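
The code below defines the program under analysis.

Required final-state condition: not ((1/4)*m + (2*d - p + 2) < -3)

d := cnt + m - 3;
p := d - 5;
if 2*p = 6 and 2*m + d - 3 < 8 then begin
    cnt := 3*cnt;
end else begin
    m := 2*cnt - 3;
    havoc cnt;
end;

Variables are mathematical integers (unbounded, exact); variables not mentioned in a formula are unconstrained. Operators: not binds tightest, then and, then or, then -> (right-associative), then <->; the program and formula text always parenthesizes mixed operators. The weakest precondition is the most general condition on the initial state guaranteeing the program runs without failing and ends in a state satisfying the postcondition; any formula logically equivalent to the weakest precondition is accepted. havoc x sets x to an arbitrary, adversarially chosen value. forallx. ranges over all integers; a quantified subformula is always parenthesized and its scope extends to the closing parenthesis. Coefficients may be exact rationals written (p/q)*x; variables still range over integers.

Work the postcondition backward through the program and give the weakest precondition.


Working backward. After the program, the postcondition not ((1/4)*m + (2*d - p + 2) < -3) must hold; in canonical form it is not (2*d + (1/4)*m < p - 5).
Then branch requires not (2*d + (1/4)*m < p - 5); else branch requires not ((1/2)*cnt + 2*d < p - 17/4).
Before the if: ((2*p = 6 and d + 2*m < 11) -> (not (2*d + (1/4)*m < p - 5))) and ((not (2*p = 6 and d + 2*m < 11)) -> (not ((1/2)*cnt + 2*d < p - 17/4)))
Before p := d - 5: ((2*d = 16 and d + 2*m < 11) -> (not (d + (1/4)*m < -10))) and ((not (2*d = 16 and d + 2*m < 11)) -> (not ((1/2)*cnt + d < -37/4)))
Before d := cnt + m - 3: ((2*cnt + 2*m = 22 and cnt + 3*m < 14) -> (not (cnt + (5/4)*m < -7))) and ((not (2*cnt + 2*m = 22 and cnt + 3*m < 14)) -> (not ((3/2)*cnt + m < -25/4)))
Answer: WP = ((2*cnt + 2*m = 22 and cnt + 3*m < 14) -> (not (cnt + (5/4)*m < -7))) and ((not (2*cnt + 2*m = 22 and cnt + 3*m < 14)) -> (not ((3/2)*cnt + m < -25/4)))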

> _THE PROBLEM_
Start at the first line of the material and write everything out exactly.

> _WRITTEN SOLUTION_
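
The code below defines the program under analysis.

Required final-state condition: not ((1/4)*m + (2*d - p + 2) < -3)

d := cnt + m - 3;
p := d - 5;
if 2*p = 6 and 2*m + d - 3 < 8 then begin
    cnt := 3*cnt;
end else begin
    m := 2*cnt - 3;
    havoc cnt;
end;

Variables are mathematical integers (unbounded, exact); variables not mentioned in a formula are unconstrained. Operators: not binds tightest, then and, then or, then -> (right-associative), then <->; the program and formula text always parenthesizes mixed operators. The weakest precondition is the most general condition on the initial state guaranteeing the program runs without failing and ends in a state satisfying the postcondition; any formula logically equivalent to the weakest precondition is accepted. havoc x sets x to an arbitrary, adversarially chosen value. forallx. ranges over all integers; a quantified subformula is always parenthesized and its scope extends to the closing parenthesis. Coefficients may be exact rationals written (p/q)*x; variables still range over integers.

Work the postcondition backward through the program and give the weakest precondition.


Working backward. After the program, the postcondition not ((1/4)*m + (2*d - p + 2) < -3) must hold; in canonical form it is not (2*d + (1/4)*m < p - 5).
Then branch requires not (2*d + (1/4)*m < p - 5); else branch requires not ((1/2)*cnt + 2*d < p - 17/4).
Before the if: ((2*p = 6 and d + 2*m < 11) -> (not (2*d + (1/4)*m < p - 5))) and ((not (2*p = 6 and d + 2*m < 11)) -> (not ((1/2)*cnt + 2*d < p - 17/4)))
Before p := d - 5: ((2*d = 16 and d + 2*m < 11) -> (not (d + (1/4)*m < -10))) and ((not (2*d = 16 and d + 2*m < 11)) -> (not ((1/2)*cnt + d < -37/4)))
Before d := cnt + m - 3: ((2*cnt + 2*m = 22 and cnt + 3*m < 14) -> (not (cnt + (5/4)*m < -7))) and ((not (2*cnt + 2*m = 22 and cnt + 3*m < 14)) -> (not ((3/2)*cnt + m < -25/4)))
Answer: WP = ((2*cnt + 2*m = 22 and cnt + 3*m < 14) -> (not (cnt + (5/4)*m < -7))) and ((not (2*cnt + 2*m = 22 and cnt + 3*m < 14)) -> (not ((3/2)*cnt + m < -25/4)))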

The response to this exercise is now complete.